● **EXTRACTED MATERIAL**
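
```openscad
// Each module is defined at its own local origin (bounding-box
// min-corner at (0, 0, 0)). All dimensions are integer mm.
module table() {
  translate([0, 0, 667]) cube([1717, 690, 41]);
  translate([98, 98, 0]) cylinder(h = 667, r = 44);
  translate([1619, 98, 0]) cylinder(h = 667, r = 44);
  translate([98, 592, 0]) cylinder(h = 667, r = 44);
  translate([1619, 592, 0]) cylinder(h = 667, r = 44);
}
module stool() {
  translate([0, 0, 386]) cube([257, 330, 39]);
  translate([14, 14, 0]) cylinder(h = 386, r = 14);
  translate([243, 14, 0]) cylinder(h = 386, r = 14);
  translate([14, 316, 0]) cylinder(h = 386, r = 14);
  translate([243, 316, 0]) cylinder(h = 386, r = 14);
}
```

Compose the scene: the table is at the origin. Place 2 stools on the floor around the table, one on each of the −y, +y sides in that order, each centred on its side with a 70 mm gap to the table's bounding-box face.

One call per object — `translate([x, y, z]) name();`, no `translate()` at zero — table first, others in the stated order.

table();
translate([730, -400, 0]) stool();
translate([730, 760, 0]) stool();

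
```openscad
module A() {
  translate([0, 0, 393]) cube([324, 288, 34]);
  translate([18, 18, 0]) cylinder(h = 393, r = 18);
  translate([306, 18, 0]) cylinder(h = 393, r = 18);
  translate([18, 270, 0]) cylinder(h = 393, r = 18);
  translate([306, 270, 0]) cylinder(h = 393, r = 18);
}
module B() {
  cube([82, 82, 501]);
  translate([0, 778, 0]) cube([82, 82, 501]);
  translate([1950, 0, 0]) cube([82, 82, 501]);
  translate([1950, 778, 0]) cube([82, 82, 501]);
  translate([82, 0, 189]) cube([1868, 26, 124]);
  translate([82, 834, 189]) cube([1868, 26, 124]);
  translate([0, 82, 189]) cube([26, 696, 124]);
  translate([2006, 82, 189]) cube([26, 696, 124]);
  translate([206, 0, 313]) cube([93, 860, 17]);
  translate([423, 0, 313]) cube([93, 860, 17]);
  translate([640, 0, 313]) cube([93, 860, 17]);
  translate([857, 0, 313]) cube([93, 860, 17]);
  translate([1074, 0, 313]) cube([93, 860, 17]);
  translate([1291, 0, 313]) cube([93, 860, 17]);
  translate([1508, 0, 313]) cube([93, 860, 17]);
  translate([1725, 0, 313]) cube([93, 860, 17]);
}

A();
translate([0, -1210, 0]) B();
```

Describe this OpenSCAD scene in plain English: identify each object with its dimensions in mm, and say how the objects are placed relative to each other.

A is a four-legged stool. The seat is 324×288 mm, 34 mm thick, top at z = 427 mm. It stands on four round legs, each 36 mm in diameter, from z = 0 to the seat underside, each leg's axis is inset half a diameter from the nearest pair of seat edges (so the leg's bounding box is flush with the corner).

B is a bed frame 2032 mm long (x) by 860 mm wide (y). Four 82×82 mm corner posts, 501 mm tall, at the corners of the footprint. Four rails of 26 mm thickness and 124 mm height run between adjacent posts with their undersides at z = 189 mm, their outer faces flush with the outside of the frame (the two x-running rails run between the posts' inner faces; the two y-running rails run between the posts' inner faces). 8 slats, each 93 mm wide (x) and 17 mm thick, lie across the top of the two x-running rails, running the full 860 mm width of the frame in y; the slats are evenly spaced along x between the inner faces of the end posts with equal gaps (rounded down to the nearest mm) at the −x end and between each pair — any rounding remainder accumulates at the +x end.

The bed frame is on the floor beside the stool on its −y side.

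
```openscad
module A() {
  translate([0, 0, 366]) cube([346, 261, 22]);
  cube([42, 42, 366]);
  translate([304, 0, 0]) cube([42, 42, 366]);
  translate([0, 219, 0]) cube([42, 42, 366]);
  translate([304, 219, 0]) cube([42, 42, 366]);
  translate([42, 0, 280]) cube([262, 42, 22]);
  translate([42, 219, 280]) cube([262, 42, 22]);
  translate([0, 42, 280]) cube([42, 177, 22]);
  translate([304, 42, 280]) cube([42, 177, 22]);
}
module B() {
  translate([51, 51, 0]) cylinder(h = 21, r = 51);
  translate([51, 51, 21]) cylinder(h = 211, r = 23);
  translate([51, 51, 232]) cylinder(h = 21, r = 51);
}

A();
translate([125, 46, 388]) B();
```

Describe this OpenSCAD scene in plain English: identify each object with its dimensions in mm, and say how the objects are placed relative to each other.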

● **WHAT IS BEING ASKED**
Give every entry back exactly as it was written above.

● **EXERCISE RESPONSE**
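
```openscad
// Each module is defined at its own local origin (bounding-box
// min-corner at (0, 0, 0)). All dimensions are integer mm.
module table() {
  translate([0, 0, 667]) cube([1717, 690, 41]);
  translate([98, 98, 0]) cylinder(h = 667, r = 44);
  translate([1619, 98, 0]) cylinder(h = 667, r = 44);
  translate([98, 592, 0]) cylinder(h = 667, r = 44);
  translate([1619, 592, 0]) cylinder(h = 667, r = 44);
}
module stool() {
  translate([0, 0, 386]) cube([257, 330, 39]);
  translate([14, 14, 0]) cylinder(h = 386, r = 14);
  translate([243, 14, 0]) cylinder(h = 386, r = 14);
  translate([14, 316, 0]) cylinder(h = 386, r = 14);
  translate([243, 316, 0]) cylinder(h = 386, r = 14);
}
```

Compose the scene: the table is at the origin. Place 2 stools on the floor around the table, one on each of the −y, +y sides in that order, each centred on its side with a 70 mm gap to the table's bounding-box face.

One call per object — `translate([x, y, z]) name();`, no `translate()` at zero — table first, others in the stated order.

table();
translate([730, -400, 0]) stool();
translate([730, 760, 0]) stool();

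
```openscad
module A() {
  translate([0, 0, 393]) cube([324, 288, 34]);
  translate([18, 18, 0]) cylinder(h = 393, r = 18);
  translate([306, 18, 0]) cylinder(h = 393, r = 18);
  translate([18, 270, 0]) cylinder(h = 393, r = 18);
  translate([306, 270, 0]) cylinder(h = 393, r = 18);
}
module B() {
  cube([82, 82, 501]);
  translate([0, 778, 0]) cube([82, 82, 501]);
  translate([1950, 0, 0]) cube([82, 82, 501]);
  translate([1950, 778, 0]) cube([82, 82, 501]);
  translate([82, 0, 189]) cube([1868, 26, 124]);
  translate([82, 834, 189]) cube([1868, 26, 124]);
  translate([0, 82, 189]) cube([26, 696, 124]);
  translate([2006, 82, 189]) cube([26, 696, 124]);
  translate([206, 0, 313]) cube([93, 860, 17]);
  translate([423, 0, 313]) cube([93, 860, 17]);
  translate([640, 0, 313]) cube([93, 860, 17]);
  translate([857, 0, 313]) cube([93, 860, 17]);
  translate([1074, 0, 313]) cube([93, 860, 17]);
  translate([1291, 0, 313]) cube([93, 860, 17]);
  translate([1508, 0, 313]) cube([93, 860, 17]);
  translate([1725, 0, 313]) cube([93, 860, 17]);
}

A();
translate([0, -1210, 0]) B();
```

Describe this OpenSCAD scene in plain English: identify each object with its dimensions in mm, and say how the objects are placed relative to each other.

A is a four-legged stool. The seat is 324×288 mm, 34 mm thick, top at z = 427 mm. It stands on four round legs, each 36 mm in diameter, from z = 0 to the seat underside, each leg's axis is inset half a diameter from the nearest pair of seat edges (so the leg's bounding box is flush with the corner).

B is a bed frame 2032 mm long (x) by 860 mm wide (y). Four 82×82 mm corner posts, 501 mm tall, at the corners of the footprint. Four rails of 26 mm thickness and 124 mm height run between adjacent posts with their undersides at z = 189 mm, their outer faces flush with the outside of the frame (the two x-running rails run between the posts' inner faces; the two y-running rails run between the posts' inner faces). 8 slats, each 93 mm wide (x) and 17 mm thick, lie across the top of the two x-running rails, running the full 860 mm width of the frame in y; the slats are evenly spaced along x between the inner faces of the end posts with equal gaps (rounded down to the nearest mm) at the −x end and between each pair — any rounding remainder accumulates at the +x end.

The bed frame is on the floor beside the stool on its −y side.

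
```openscad
module A() {
  translate([0, 0, 366]) cube([346, 261, 22]);
  cube([42, 42, 366]);
  translate([304, 0, 0]) cube([42, 42, 366]);
  translate([0, 219, 0]) cube([42, 42, 366]);
  translate([304, 219, 0]) cube([42, 42, 366]);
  translate([42, 0, 280]) cube([262, 42, 22]);
  translate([42, 219, 280]) cube([262, 42, 22]);
  translate([0, 42, 280]) cube([42, 177, 22]);
  translate([304, 42, 280]) cube([42, 177, 22]);
}
module B() {
  translate([51, 51, 0]) cylinder(h = 21, r = 51);
  translate([51, 51, 21]) cylinder(h = 211, r = 23);
  translate([51, 51, 232]) cylinder(h = 21, r = 51);
}

A();
translate([125, 46, 388]) B();
```

Describe this OpenSCAD scene in plain English: identify each object with its dimensions in mm, and say how the objects are placed relative to each other.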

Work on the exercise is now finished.